(Collected data)
▬▬▬▬▬▬▬▬▬▬

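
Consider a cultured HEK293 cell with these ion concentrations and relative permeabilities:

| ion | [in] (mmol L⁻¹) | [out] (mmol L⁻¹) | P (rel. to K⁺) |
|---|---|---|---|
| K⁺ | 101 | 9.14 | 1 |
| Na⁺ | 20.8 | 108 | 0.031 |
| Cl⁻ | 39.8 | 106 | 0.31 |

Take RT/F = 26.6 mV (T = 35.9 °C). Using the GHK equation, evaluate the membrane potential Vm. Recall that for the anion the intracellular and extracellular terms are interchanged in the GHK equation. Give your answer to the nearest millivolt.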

▬▬▬▬▬▬▬▬▬▬

• **TASK GOAL**: Word for word, restate only the lines from the one containing "108 | 0.031 |" through the last line of the entries, with both ends kept.

• **RESPONSE BOX**:
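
| Na⁺ | 20.8 | 108 | 0.031 |
| Cl⁻ | 39.8 | 106 | 0.31 |

Take RT/F = 26.6 mV (T = 35.9 °C). Using the GHK equation, evaluate the membrane potential Vm. Recall that for the anion the intracellular and extracellular terms are interchanged in the GHK equation. Give your answer to the nearest millivolt.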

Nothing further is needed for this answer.